*** Opening Task material ***
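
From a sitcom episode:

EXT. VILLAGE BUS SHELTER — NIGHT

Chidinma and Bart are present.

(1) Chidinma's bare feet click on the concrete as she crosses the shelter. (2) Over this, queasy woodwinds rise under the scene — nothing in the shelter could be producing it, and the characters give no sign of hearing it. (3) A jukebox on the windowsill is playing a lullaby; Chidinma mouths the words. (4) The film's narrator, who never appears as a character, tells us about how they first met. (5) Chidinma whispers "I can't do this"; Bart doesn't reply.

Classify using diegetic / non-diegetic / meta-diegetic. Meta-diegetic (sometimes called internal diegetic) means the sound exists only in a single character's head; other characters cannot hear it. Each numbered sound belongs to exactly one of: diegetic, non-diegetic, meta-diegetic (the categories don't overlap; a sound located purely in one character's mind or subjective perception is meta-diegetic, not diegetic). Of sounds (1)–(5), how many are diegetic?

(1) a character's body making contact with the set — an in-world sound → diegetic.
Sound (2): it has no source in the story world and no character can hear it — it's underscore, so non-diegetic.
(3) is diegetic: source music from a jukebox, which exists in the story world.
(4) is non-diegetic: external voice-over — not a character, not heard by anyone in the scene.
(5) is diegetic: spoken by a character present in the story world.
So 3 of the 5 are diegetic: (1), (3), (5).

3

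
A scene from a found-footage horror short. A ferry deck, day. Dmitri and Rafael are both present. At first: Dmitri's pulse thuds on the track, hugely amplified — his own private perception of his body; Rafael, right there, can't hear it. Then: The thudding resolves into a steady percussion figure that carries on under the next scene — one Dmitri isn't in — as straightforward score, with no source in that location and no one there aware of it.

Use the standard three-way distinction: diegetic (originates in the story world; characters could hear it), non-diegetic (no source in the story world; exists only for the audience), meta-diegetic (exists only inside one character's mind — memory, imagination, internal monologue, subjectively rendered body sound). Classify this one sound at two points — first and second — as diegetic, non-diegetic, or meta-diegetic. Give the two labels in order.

First: it's Dmitri's subjective body sound, inaudible to Rafael → meta-diegetic.
Second: detached from Dmitri and playing as sourceless score over a scene he isn't in — for the audience only → non-diegetic.

meta-diegetic, non-diegetic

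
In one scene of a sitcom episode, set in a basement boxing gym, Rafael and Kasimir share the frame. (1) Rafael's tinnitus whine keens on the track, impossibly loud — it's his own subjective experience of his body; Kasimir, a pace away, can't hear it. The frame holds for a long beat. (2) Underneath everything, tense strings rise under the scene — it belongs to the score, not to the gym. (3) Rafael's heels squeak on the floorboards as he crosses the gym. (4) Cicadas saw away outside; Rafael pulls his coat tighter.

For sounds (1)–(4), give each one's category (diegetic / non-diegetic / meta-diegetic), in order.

Sound (1): it's Rafael's internal bodily sensation rendered as sound; only Rafael 'hears' it, so meta-diegetic.
(2) is non-diegetic: nothing in the gym produces it and the characters don't hear it — pure soundtrack.
(3) is diegetic: a character's body making contact with the set — an in-world sound.
Sound (4): it's the actual ambient sound of the location, so diegetic.

meta-diegetic, non-diegetic, diegetic, diegetic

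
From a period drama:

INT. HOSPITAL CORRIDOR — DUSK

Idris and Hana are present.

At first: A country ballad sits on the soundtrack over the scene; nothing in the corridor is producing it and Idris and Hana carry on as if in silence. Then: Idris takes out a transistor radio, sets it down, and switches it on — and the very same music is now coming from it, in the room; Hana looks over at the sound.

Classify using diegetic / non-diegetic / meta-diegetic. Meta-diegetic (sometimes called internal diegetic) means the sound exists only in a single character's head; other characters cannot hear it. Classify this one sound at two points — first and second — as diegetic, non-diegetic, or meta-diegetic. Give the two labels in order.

First: no in-world source exists and no character can hear it — underscore → non-diegetic.
Second: a transistor radio is now a real source in the story world and the characters hear it → diegetic.

non-diegetic, diegetic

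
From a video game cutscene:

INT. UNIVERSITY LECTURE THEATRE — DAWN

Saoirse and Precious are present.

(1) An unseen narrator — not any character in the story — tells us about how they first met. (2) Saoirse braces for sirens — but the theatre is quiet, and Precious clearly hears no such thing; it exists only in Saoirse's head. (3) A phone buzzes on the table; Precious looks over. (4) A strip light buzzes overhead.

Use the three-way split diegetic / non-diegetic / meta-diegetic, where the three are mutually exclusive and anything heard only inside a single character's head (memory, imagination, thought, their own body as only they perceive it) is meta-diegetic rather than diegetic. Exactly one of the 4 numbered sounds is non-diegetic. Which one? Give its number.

1

(1) is non-diegetic: external voice-over — not a character, not heard by anyone in the scene.
Sound (2): subjective to Saoirse: the theatre is silent and Precious hears nothing, so meta-diegetic.
(3) a phone is a real object/event in the scene's world → diegetic.
(4) is diegetic: a strip light is part of the location's real environment.
Only (1) is non-diegetic.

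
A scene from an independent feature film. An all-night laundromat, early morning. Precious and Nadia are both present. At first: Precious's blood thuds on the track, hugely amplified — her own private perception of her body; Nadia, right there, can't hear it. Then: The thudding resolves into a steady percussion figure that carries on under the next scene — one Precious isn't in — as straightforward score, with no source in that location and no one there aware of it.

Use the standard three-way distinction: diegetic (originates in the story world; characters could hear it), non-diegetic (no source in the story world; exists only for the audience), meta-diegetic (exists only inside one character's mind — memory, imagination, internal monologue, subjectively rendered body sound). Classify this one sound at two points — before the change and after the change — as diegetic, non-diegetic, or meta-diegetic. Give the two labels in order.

meta-diegetic, non-diegetic

Before the change: it's Precious's subjective body sound, inaudible to Nadia → meta-diegetic.
After the change: detached from Precious and playing as sourceless score over a scene she isn't in — for the audience only → non-diegetic.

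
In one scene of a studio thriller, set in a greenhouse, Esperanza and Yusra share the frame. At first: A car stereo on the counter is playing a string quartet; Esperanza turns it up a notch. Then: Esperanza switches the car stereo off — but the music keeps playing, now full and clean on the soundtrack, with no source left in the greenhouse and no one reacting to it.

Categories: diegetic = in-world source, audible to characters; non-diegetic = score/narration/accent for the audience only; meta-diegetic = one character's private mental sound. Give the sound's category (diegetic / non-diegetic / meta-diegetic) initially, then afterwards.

Initially: a car stereo is a real in-scene source and Esperanza reacts to it → diegetic.
Afterwards: there is no longer any in-world source and no one can hear it — it has become underscore → non-diegetic.

diegetic, non-diegetic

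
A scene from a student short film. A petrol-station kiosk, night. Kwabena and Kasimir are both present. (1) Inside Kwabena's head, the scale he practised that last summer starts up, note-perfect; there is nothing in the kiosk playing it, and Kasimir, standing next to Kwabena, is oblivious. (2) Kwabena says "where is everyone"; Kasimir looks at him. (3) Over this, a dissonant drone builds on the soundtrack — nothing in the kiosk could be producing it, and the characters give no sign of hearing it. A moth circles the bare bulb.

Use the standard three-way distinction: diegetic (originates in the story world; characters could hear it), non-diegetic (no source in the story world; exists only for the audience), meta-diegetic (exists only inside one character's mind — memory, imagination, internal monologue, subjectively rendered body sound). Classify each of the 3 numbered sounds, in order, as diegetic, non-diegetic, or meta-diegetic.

(1) the music is a memory playing inside Kwabena's mind alone; no real-world source, Kasimir can't hear it → meta-diegetic.
Sound (2): spoken by a character present in the story world, so diegetic.
(3) is non-diegetic: nothing in the kiosk produces it and the characters don't hear it — pure soundtrack.

meta-diegetic, diegetic, non-diegetic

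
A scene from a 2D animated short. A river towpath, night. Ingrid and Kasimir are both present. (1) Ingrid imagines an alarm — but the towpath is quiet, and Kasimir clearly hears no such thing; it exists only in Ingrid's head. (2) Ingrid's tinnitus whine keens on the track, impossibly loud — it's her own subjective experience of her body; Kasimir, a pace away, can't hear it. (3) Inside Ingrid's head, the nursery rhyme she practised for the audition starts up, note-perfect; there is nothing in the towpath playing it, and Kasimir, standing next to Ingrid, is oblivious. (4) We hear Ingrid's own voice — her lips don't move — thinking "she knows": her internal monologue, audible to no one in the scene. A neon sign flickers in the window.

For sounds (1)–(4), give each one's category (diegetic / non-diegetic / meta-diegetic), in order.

(1) is meta-diegetic: the sound is imagined by Ingrid; nothing in the story world is producing it and Kasimir can't hear it.
(2) is meta-diegetic: a subjective body sound — Ingrid's private perception, inaudible to Kasimir.
Sound (3): remembered music, private to Ingrid — Kasimir is oblivious because it isn't in the room, so meta-diegetic.
Sound (4): Ingrid's thought-voice: a private mental sound no other character can hear, so meta-diegetic.

meta-diegetic, meta-diegetic, meta-diegetic, meta-diegetic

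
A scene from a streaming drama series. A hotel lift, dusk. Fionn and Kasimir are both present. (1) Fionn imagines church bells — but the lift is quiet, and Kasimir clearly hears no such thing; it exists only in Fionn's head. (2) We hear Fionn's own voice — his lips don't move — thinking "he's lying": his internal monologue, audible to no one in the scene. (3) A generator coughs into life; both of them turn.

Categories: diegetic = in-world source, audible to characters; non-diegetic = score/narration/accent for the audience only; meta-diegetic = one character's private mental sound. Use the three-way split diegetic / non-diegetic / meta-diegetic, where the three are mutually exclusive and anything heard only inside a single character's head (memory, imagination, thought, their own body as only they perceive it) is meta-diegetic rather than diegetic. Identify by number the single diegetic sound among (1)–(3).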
*** Closing Task material ***
__Work item__: What you give back should be exactly the lines of the data above from the line with "From a period" through the line with "Idris and Hana are present.", both of those included, and nothing more.

__Problem solution__:
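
From a period drama:

INT. HOSPITAL CORRIDOR — DUSK

Idris and Hana are present.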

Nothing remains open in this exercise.